* **What this task involves**
From the line containing "Let q(l) = l" down to the line containing "Let P(B) = o." in the records below, reproduce every line exactly, ends included, and omit all others.

== Data for review

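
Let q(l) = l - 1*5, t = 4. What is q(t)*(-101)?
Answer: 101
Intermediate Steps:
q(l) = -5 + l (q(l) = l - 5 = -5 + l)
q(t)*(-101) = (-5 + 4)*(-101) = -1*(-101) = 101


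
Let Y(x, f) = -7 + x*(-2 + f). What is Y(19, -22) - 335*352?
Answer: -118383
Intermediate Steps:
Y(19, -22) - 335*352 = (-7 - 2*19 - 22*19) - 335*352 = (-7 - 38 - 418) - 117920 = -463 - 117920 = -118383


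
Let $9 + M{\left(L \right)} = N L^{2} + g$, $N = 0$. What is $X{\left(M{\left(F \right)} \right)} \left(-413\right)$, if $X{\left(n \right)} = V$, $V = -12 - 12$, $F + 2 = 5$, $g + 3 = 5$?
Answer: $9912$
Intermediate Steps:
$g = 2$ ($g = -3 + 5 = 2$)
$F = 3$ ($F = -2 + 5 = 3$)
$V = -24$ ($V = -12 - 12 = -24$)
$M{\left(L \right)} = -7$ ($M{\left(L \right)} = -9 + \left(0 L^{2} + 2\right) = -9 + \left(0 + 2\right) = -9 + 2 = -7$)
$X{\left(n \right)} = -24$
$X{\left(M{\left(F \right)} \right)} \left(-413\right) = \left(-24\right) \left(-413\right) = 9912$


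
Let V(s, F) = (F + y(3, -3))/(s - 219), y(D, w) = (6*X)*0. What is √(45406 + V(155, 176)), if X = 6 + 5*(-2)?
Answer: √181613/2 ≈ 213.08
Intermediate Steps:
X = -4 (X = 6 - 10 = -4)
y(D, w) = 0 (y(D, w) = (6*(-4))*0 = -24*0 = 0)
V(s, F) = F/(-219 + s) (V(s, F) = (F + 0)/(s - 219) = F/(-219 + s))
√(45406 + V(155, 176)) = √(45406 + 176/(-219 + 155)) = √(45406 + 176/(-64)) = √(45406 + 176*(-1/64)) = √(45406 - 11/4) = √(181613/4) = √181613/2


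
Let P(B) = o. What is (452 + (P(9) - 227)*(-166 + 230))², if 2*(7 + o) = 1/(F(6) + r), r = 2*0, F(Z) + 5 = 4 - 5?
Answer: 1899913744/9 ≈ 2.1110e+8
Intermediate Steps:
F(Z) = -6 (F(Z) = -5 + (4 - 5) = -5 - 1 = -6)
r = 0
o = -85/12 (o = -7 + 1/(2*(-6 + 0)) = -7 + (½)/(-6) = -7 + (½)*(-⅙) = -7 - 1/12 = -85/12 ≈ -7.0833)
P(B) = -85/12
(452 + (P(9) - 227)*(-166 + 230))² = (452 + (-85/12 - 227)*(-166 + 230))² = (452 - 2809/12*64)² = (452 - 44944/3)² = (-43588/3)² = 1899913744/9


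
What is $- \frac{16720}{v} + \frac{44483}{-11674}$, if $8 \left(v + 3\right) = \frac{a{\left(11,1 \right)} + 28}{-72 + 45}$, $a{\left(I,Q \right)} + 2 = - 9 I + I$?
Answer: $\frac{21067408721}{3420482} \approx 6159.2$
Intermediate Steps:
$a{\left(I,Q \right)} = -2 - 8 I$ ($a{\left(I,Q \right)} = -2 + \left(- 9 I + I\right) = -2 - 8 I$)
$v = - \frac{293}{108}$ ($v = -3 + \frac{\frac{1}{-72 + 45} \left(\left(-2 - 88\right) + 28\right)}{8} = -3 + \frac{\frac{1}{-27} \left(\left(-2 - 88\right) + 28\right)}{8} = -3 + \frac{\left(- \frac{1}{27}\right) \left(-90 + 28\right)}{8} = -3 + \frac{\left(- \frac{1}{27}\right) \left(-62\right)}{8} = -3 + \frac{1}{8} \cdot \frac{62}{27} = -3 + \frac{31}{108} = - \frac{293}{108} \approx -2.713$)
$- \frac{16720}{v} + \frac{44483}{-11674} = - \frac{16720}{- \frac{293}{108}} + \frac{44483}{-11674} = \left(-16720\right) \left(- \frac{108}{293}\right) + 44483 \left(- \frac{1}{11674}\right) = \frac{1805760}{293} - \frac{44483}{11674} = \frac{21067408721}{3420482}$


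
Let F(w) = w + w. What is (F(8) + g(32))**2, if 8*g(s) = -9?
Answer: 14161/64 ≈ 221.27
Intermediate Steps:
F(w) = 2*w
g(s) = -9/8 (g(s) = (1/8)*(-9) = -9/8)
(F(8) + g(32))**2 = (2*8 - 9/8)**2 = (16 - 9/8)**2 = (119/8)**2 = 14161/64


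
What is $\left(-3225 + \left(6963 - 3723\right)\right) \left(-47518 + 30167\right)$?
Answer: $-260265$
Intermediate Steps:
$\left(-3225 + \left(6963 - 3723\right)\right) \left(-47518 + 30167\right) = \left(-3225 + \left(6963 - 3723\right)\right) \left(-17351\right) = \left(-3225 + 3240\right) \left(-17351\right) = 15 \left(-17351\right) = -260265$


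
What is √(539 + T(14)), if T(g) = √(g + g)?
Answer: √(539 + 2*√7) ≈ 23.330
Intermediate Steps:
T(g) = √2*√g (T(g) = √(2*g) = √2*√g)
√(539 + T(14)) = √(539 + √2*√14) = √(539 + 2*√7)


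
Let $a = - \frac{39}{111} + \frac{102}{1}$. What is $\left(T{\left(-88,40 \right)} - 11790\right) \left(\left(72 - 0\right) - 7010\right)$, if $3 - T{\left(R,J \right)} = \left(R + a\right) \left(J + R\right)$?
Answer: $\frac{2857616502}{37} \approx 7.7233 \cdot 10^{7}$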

====
== Data for review

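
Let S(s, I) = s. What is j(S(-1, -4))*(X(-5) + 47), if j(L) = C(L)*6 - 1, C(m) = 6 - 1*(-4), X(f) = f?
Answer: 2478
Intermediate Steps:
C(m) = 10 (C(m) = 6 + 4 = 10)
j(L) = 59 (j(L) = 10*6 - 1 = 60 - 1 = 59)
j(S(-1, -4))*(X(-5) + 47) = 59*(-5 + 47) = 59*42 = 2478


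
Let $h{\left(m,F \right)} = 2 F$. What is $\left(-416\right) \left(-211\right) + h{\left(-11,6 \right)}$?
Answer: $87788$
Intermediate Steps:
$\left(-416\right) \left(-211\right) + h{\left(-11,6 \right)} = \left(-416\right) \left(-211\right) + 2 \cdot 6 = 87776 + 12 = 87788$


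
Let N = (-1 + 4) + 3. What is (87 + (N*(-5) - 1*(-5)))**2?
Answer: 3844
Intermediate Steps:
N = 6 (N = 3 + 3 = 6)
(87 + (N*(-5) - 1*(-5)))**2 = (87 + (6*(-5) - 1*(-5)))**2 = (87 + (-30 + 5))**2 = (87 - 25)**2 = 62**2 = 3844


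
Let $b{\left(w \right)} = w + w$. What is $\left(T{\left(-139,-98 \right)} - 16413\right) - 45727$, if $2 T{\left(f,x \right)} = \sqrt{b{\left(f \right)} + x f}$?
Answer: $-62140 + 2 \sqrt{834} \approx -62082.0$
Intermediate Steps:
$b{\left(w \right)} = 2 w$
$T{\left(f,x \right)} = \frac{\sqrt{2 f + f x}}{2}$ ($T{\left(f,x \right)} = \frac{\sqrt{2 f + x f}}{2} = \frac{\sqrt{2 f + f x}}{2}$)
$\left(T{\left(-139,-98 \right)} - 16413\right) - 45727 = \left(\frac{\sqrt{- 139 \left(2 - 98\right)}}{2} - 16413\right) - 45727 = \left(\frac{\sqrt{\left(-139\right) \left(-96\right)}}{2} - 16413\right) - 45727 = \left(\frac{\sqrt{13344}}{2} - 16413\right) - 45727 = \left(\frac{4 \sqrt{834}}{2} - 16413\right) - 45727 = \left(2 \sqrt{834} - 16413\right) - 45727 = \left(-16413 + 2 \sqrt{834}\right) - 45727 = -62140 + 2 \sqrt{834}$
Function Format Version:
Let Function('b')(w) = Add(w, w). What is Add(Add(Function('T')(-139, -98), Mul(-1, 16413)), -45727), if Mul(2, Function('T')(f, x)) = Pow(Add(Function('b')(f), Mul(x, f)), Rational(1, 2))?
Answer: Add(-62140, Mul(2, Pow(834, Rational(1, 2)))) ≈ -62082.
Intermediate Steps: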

====

* **Written answer**
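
Let q(l) = l - 1*5, t = 4. What is q(t)*(-101)?
Answer: 101
Intermediate Steps:
q(l) = -5 + l (q(l) = l - 5 = -5 + l)
q(t)*(-101) = (-5 + 4)*(-101) = -1*(-101) = 101


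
Let Y(x, f) = -7 + x*(-2 + f). What is Y(19, -22) - 335*352?
Answer: -118383
Intermediate Steps:
Y(19, -22) - 335*352 = (-7 - 2*19 - 22*19) - 335*352 = (-7 - 38 - 418) - 117920 = -463 - 117920 = -118383


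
Let $9 + M{\left(L \right)} = N L^{2} + g$, $N = 0$. What is $X{\left(M{\left(F \right)} \right)} \left(-413\right)$, if $X{\left(n \right)} = V$, $V = -12 - 12$, $F + 2 = 5$, $g + 3 = 5$?
Answer: $9912$
Intermediate Steps:
$g = 2$ ($g = -3 + 5 = 2$)
$F = 3$ ($F = -2 + 5 = 3$)
$V = -24$ ($V = -12 - 12 = -24$)
$M{\left(L \right)} = -7$ ($M{\left(L \right)} = -9 + \left(0 L^{2} + 2\right) = -9 + \left(0 + 2\right) = -9 + 2 = -7$)
$X{\left(n \right)} = -24$
$X{\left(M{\left(F \right)} \right)} \left(-413\right) = \left(-24\right) \left(-413\right) = 9912$


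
Let V(s, F) = (F + y(3, -3))/(s - 219), y(D, w) = (6*X)*0. What is √(45406 + V(155, 176)), if X = 6 + 5*(-2)?
Answer: √181613/2 ≈ 213.08
Intermediate Steps:
X = -4 (X = 6 - 10 = -4)
y(D, w) = 0 (y(D, w) = (6*(-4))*0 = -24*0 = 0)
V(s, F) = F/(-219 + s) (V(s, F) = (F + 0)/(s - 219) = F/(-219 + s))
√(45406 + V(155, 176)) = √(45406 + 176/(-219 + 155)) = √(45406 + 176/(-64)) = √(45406 + 176*(-1/64)) = √(45406 - 11/4) = √(181613/4) = √181613/2


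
Let P(B) = o. What is (452 + (P(9) - 227)*(-166 + 230))², if 2*(7 + o) = 1/(F(6) + r), r = 2*0, F(Z) + 5 = 4 - 5?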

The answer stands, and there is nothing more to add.